Start of Block

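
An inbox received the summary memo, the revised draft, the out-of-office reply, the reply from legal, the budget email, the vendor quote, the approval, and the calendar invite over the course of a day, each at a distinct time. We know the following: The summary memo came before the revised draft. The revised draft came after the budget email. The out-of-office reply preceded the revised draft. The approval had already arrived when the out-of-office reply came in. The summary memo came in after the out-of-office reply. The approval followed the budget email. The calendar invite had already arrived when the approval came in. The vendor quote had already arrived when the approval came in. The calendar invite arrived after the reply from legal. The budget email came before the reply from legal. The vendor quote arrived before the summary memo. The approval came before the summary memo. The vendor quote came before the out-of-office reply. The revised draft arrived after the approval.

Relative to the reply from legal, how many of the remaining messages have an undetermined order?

1

Forced before the reply from legal: the budget email; forced after the reply from legal: the approval, the calendar invite, the out-of-office reply, the revised draft, and the summary memo.
That leaves the vendor quote with no forced order relative to the reply from legal — 1.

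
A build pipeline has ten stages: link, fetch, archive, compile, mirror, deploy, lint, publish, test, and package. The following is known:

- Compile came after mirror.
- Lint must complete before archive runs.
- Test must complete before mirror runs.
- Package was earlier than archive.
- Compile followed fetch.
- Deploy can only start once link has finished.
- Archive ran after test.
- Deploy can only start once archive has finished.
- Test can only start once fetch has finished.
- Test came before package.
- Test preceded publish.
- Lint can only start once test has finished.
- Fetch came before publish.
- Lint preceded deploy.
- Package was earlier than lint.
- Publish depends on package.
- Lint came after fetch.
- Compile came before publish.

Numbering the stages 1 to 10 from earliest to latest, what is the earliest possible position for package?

3

Fetch and test must both come before package — 2 forced predecessors.
Nothing else is forced ahead of package, so its earliest slot is position 2 + 1 = 3.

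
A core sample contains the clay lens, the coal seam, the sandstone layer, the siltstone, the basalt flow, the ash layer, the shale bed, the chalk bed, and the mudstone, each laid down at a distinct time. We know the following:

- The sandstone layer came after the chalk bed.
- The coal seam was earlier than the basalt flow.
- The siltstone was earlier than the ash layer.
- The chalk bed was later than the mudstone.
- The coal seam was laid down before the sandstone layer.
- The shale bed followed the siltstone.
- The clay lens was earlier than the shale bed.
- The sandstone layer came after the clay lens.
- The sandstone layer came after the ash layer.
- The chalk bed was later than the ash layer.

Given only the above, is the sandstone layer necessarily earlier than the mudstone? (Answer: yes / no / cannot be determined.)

Tracing the constraints gives the mudstone → the chalk bed → the sandstone layer, so the mudstone must come before the sandstone layer.
That means the sandstone layer cannot be before the mudstone.

no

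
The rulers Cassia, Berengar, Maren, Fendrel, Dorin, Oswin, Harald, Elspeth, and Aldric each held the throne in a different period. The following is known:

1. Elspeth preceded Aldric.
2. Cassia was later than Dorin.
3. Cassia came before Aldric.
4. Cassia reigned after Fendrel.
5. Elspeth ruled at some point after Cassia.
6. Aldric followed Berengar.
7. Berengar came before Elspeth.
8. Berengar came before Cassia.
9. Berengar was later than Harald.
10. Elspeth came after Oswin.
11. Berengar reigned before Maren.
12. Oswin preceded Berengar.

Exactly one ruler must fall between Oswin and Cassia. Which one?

Berengar

Tracing the constraints gives Oswin → Berengar → Cassia, so Berengar sits after Oswin and before Cassia.
No other ruler is forced both after Oswin and before Cassia.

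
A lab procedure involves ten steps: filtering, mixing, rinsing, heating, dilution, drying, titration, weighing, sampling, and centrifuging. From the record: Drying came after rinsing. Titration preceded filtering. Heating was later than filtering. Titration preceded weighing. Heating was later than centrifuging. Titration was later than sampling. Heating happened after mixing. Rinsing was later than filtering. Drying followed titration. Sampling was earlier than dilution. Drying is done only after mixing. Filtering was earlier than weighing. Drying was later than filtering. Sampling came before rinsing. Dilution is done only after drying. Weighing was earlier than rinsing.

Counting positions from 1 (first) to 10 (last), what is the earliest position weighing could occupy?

Filtering, sampling, and titration must all come before weighing — 3 forced predecessors.
Nothing else is forced ahead of weighing, so its earliest slot is position 3 + 1 = 4.

4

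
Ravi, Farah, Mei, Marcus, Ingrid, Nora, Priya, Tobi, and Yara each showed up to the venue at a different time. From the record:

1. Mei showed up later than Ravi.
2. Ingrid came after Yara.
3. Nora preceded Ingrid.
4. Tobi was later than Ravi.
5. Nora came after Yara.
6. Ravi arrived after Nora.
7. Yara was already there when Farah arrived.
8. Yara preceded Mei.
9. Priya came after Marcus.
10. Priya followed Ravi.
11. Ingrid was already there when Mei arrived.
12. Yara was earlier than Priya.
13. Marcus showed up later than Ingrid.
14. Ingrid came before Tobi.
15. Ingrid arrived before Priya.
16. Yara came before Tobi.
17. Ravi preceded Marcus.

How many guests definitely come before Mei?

4

Directly stated before Mei: Ingrid, Ravi, and Yara.
Nora reaches Mei via Nora → Ingrid → Mei.
No chain forces Tobi (or any of the others) ahead of Mei.
That's Ingrid, Nora, Ravi, and Yara — 4 in all.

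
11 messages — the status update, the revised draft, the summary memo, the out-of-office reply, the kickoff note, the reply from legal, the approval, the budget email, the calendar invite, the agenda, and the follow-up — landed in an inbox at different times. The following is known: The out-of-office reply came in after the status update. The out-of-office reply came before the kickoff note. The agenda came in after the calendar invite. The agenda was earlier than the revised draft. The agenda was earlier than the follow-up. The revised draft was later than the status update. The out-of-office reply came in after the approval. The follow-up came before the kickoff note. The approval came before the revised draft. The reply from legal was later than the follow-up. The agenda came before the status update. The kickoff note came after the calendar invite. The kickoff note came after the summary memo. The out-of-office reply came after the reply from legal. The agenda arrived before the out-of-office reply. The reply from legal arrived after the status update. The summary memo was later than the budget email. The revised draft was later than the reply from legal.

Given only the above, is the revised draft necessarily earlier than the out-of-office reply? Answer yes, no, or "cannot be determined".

No chain of stated constraints runs from the revised draft to the out-of-office reply, and none runs from the out-of-office reply to the revised draft either.
So the relative order of the revised draft and the out-of-office reply is not fixed by the given facts.

cannot be determined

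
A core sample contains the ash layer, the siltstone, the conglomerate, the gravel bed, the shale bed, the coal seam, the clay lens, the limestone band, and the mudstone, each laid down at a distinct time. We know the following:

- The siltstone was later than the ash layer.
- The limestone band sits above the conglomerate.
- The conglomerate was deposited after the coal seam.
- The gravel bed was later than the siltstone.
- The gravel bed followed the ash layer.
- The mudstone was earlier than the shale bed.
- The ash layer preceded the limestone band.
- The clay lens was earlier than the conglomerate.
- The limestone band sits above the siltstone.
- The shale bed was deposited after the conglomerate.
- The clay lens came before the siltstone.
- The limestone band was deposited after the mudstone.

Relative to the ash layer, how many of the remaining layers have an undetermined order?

5

Forced after the ash layer: the gravel bed, the limestone band, and the siltstone.
That leaves the clay lens, the coal seam, the conglomerate, the mudstone, and the shale bed with no forced order relative to the ash layer — 5.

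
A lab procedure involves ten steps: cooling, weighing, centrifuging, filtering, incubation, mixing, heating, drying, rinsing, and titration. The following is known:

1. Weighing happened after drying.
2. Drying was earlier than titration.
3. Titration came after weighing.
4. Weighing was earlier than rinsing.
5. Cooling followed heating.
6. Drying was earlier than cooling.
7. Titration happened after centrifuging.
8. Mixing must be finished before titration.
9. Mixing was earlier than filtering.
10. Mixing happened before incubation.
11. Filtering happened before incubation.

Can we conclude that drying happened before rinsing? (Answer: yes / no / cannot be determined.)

Chain the constraints: drying → weighing → rinsing. Each link is directly stated, so drying comes before rinsing.

yes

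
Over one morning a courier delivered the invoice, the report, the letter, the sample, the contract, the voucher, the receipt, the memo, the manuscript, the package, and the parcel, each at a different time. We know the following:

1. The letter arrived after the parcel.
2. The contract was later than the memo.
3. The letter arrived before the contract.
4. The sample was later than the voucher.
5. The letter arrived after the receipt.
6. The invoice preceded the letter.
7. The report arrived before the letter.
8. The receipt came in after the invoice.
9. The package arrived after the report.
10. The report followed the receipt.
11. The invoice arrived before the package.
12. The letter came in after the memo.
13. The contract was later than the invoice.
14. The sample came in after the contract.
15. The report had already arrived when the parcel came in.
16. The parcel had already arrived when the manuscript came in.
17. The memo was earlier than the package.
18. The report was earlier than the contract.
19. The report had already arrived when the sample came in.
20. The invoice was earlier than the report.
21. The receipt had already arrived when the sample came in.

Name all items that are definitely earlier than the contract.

Directly stated before the contract: the invoice, the letter, the memo, and the report.
The parcel reaches the contract via the parcel → the letter → the contract.
The receipt reaches the contract via the receipt → the report → the contract.

the invoice, the letter, the memo, the parcel, the receipt, the report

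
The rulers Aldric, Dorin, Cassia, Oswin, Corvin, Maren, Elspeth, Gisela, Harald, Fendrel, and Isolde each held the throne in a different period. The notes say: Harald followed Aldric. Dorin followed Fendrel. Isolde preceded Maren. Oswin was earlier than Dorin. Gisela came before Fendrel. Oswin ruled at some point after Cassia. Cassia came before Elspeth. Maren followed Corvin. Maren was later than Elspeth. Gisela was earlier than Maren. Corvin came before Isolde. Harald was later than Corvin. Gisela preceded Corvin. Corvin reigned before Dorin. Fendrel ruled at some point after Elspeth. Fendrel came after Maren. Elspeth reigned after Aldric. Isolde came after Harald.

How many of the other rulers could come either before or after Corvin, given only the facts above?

4

Forced before Corvin: Gisela; forced after Corvin: Dorin, Fendrel, Harald, Isolde, and Maren.
That leaves Aldric, Cassia, Elspeth, and Oswin with no forced order relative to Corvin — 4.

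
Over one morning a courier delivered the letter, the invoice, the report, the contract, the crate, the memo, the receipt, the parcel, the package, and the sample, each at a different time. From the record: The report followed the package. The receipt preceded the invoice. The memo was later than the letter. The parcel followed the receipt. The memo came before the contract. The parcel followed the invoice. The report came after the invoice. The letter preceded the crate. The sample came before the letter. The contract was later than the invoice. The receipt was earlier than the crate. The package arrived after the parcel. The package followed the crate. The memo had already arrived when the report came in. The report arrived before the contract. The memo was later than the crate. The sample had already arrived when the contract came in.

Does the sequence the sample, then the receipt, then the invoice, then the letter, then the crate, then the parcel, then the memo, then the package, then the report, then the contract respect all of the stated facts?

yes

Check each stated constraint against the proposed order — e.g. the invoice is ahead of the contract; the sample is ahead of the contract. Every pair is in the required order; nothing is violated.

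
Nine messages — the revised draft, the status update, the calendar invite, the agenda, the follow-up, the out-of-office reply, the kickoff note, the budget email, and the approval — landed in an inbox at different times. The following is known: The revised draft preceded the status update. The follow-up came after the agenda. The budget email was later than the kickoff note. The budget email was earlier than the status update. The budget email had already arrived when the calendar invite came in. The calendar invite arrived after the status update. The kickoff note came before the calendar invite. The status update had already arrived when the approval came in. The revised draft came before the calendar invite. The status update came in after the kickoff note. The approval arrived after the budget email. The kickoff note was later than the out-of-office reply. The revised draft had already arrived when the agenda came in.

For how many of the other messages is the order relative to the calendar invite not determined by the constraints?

3

Forced before the calendar invite: the budget email, the kickoff note, the out-of-office reply, the revised draft, and the status update.
That leaves the agenda, the approval, and the follow-up with no forced order relative to the calendar invite — 3.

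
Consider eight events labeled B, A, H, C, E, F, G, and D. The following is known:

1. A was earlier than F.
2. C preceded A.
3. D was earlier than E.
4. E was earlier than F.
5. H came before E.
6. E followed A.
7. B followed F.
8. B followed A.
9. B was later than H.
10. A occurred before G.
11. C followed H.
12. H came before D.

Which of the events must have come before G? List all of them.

A, C, H

Directly stated before G: A.
C reaches G via C → A → G.
H reaches G via H → C → A → G.
No chain forces D (or any of the others) ahead of G.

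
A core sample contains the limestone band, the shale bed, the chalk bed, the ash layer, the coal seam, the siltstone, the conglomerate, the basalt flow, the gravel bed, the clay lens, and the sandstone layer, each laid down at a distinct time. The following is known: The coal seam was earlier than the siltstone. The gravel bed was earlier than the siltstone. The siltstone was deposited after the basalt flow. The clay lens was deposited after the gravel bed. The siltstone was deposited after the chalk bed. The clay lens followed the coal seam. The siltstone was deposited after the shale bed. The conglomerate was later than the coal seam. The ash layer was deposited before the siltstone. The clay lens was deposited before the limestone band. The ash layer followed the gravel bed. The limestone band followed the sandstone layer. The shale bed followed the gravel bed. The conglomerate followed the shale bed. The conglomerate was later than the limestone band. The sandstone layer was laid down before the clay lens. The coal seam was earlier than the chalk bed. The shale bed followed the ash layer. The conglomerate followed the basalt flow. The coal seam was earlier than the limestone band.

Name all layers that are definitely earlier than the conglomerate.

Directly stated before the conglomerate: the basalt flow, the coal seam, the limestone band, and the shale bed.
The ash layer reaches the conglomerate via the ash layer → the shale bed → the conglomerate.
The clay lens reaches the conglomerate via the clay lens → the limestone band → the conglomerate.
The gravel bed reaches the conglomerate via the gravel bed → the shale bed → the conglomerate.
Likewise the sandstone layer reaches the conglomerate by chaining the stated constraints.
No chain forces the chalk bed (or any of the others) ahead of the conglomerate.

the ash layer, the basalt flow, the clay lens, the coal seam, the gravel bed, the limestone band, the sandstone layer, the shale bed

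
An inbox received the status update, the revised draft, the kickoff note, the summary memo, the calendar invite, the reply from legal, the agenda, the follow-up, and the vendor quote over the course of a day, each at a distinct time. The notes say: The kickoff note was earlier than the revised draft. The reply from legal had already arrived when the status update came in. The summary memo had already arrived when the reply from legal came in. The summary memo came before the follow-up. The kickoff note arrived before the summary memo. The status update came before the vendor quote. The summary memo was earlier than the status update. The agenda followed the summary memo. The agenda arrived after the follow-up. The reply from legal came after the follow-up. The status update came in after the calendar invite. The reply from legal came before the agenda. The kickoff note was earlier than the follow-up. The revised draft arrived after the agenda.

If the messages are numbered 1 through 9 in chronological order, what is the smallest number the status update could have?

6

The calendar invite, the follow-up, the kickoff note, the reply from legal, and the summary memo must all come before the status update — 5 forced predecessors.
Nothing else is forced ahead of the status update, so its earliest slot is position 5 + 1 = 6.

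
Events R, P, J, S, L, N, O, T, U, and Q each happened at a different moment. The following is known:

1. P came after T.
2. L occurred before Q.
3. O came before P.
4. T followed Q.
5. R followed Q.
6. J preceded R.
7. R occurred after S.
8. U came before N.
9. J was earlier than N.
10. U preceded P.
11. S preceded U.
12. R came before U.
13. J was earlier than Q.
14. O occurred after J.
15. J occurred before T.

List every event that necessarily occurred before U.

J, L, Q, R, S

Directly stated before U: R and S.
J reaches U via J → R → U.
L reaches U via L → Q → R → U.
Q reaches U via Q → R → U.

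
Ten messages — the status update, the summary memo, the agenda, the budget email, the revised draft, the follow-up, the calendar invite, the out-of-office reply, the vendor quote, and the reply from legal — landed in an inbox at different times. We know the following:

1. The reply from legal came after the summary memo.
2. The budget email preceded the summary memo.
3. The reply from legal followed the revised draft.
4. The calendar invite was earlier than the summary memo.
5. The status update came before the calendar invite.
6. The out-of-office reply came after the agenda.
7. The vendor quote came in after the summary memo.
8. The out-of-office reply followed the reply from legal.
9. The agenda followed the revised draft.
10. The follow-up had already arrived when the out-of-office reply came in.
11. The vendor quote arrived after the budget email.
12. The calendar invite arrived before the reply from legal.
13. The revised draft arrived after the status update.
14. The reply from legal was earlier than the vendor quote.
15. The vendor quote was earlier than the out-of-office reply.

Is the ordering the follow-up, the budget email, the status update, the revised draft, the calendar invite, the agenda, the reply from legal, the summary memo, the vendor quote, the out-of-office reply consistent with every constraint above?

no

The constraints require the summary memo before the reply from legal, but in the proposed sequence the reply from legal appears ahead of the summary memo. That one violation is enough.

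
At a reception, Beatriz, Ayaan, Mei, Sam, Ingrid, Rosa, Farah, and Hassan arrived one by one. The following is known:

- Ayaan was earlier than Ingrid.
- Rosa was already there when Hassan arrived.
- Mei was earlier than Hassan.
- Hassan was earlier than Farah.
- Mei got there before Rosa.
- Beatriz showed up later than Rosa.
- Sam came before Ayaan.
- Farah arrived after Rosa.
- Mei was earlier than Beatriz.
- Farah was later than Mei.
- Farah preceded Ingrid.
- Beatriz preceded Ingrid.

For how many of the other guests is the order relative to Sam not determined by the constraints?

5

Forced after Sam: Ayaan and Ingrid.
That leaves Beatriz, Farah, Hassan, Mei, and Rosa with no forced order relative to Sam — 5.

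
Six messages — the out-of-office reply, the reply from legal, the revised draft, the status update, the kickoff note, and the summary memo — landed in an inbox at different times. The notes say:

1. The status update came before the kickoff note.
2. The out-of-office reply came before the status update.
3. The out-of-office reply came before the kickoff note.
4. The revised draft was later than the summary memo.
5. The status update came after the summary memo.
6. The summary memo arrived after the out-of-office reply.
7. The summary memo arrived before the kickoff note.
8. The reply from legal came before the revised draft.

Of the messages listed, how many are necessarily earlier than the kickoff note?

Directly stated before the kickoff note: the out-of-office reply, the status update, and the summary memo.
That's the out-of-office reply, the status update, and the summary memo — 3 in all.

3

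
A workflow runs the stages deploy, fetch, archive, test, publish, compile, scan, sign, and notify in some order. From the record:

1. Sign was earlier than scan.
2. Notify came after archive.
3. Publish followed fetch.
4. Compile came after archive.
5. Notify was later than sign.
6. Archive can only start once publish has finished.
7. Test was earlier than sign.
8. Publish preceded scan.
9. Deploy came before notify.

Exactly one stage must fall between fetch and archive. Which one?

publish

Tracing the constraints gives fetch → publish → archive, so publish sits after fetch and before archive.
No other stage is forced both after fetch and before archive.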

End of Block

▸ **What you are asked to do**
Find every line above where the word "some" occurs, and copy that line.

▸ **Result of the exercise**
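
5. Elspeth ruled at some point after Cassia.
The rulers Aldric, Dorin, Cassia, Oswin, Corvin, Maren, Elspeth, Gisela, Harald, Fendrel, and Isolde each held the throne in a different period. The notes say: Harald followed Aldric. Dorin followed Fendrel. Isolde preceded Maren. Oswin was earlier than Dorin. Gisela came before Fendrel. Oswin ruled at some point after Cassia. Cassia came before Elspeth. Maren followed Corvin. Maren was later than Elspeth. Gisela was earlier than Maren. Corvin came before Isolde. Harald was later than Corvin. Gisela preceded Corvin. Corvin reigned before Dorin. Fendrel ruled at some point after Elspeth. Fendrel came after Maren. Elspeth reigned after Aldric. Isolde came after Harald.
A workflow runs the stages deploy, fetch, archive, test, publish, compile, scan, sign, and notify in some order. From the record: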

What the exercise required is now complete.